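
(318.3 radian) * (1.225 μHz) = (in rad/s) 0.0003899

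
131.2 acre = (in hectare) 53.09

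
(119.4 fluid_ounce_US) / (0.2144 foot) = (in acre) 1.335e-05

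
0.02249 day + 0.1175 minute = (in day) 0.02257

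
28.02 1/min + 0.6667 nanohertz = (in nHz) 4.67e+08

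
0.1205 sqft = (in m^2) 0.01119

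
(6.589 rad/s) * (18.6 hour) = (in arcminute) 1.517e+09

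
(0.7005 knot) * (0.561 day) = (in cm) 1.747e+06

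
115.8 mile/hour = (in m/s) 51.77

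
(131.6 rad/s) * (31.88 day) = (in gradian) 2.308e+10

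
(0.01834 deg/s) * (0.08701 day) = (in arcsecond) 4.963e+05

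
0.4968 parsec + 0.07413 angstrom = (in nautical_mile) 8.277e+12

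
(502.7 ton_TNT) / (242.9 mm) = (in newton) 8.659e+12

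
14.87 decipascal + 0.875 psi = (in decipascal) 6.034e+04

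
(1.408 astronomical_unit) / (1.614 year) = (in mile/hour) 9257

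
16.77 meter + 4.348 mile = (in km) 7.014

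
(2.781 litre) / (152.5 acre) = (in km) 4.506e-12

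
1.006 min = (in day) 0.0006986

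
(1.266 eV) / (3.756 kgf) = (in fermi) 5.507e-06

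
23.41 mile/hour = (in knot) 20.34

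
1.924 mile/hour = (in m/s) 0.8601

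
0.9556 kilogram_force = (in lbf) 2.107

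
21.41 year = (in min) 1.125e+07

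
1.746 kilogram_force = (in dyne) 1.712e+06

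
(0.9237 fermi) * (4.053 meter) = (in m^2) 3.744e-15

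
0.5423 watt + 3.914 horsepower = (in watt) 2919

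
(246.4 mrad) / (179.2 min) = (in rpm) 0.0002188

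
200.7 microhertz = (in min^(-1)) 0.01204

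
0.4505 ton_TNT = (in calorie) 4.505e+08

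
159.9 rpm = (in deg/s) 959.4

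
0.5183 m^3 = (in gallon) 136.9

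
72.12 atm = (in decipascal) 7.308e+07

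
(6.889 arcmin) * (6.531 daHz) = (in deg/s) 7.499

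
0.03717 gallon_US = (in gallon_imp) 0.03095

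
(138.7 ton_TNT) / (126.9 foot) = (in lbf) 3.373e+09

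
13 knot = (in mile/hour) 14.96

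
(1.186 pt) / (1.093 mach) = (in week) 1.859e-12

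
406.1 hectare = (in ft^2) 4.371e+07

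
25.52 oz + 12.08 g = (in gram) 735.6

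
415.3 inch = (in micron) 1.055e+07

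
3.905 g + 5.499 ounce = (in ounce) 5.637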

#####

### EXERCISE PROMPT
Your task is to restate every record word for word.

### ANSWER FOR THIS EXERCISE
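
(318.3 radian) * (1.225 μHz) = (in rad/s) 0.0003899

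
131.2 acre = (in hectare) 53.09

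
(119.4 fluid_ounce_US) / (0.2144 foot) = (in acre) 1.335e-05

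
0.02249 day + 0.1175 minute = (in day) 0.02257

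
28.02 1/min + 0.6667 nanohertz = (in nHz) 4.67e+08

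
0.1205 sqft = (in m^2) 0.01119

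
(6.589 rad/s) * (18.6 hour) = (in arcminute) 1.517e+09

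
(0.7005 knot) * (0.561 day) = (in cm) 1.747e+06

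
115.8 mile/hour = (in m/s) 51.77

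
(131.6 rad/s) * (31.88 day) = (in gradian) 2.308e+10

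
(0.01834 deg/s) * (0.08701 day) = (in arcsecond) 4.963e+05

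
0.4968 parsec + 0.07413 angstrom = (in nautical_mile) 8.277e+12

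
(502.7 ton_TNT) / (242.9 mm) = (in newton) 8.659e+12

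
14.87 decipascal + 0.875 psi = (in decipascal) 6.034e+04

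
(1.408 astronomical_unit) / (1.614 year) = (in mile/hour) 9257

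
16.77 meter + 4.348 mile = (in km) 7.014

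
(2.781 litre) / (152.5 acre) = (in km) 4.506e-12

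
1.006 min = (in day) 0.0006986

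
(1.266 eV) / (3.756 kgf) = (in fermi) 5.507e-06

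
23.41 mile/hour = (in knot) 20.34

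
1.924 mile/hour = (in m/s) 0.8601

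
0.9556 kilogram_force = (in lbf) 2.107

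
21.41 year = (in min) 1.125e+07

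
1.746 kilogram_force = (in dyne) 1.712e+06

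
(0.9237 fermi) * (4.053 meter) = (in m^2) 3.744e-15

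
0.5423 watt + 3.914 horsepower = (in watt) 2919

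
(246.4 mrad) / (179.2 min) = (in rpm) 0.0002188

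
200.7 microhertz = (in min^(-1)) 0.01204

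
0.4505 ton_TNT = (in calorie) 4.505e+08

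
159.9 rpm = (in deg/s) 959.4

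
0.5183 m^3 = (in gallon) 136.9

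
72.12 atm = (in decipascal) 7.308e+07

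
(6.889 arcmin) * (6.531 daHz) = (in deg/s) 7.499

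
0.03717 gallon_US = (in gallon_imp) 0.03095

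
(138.7 ton_TNT) / (126.9 foot) = (in lbf) 3.373e+09

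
13 knot = (in mile/hour) 14.96

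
(1.186 pt) / (1.093 mach) = (in week) 1.859e-12

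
406.1 hectare = (in ft^2) 4.371e+07

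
25.52 oz + 12.08 g = (in gram) 735.6

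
415.3 inch = (in micron) 1.055e+07

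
3.905 g + 5.499 ounce = (in ounce) 5.637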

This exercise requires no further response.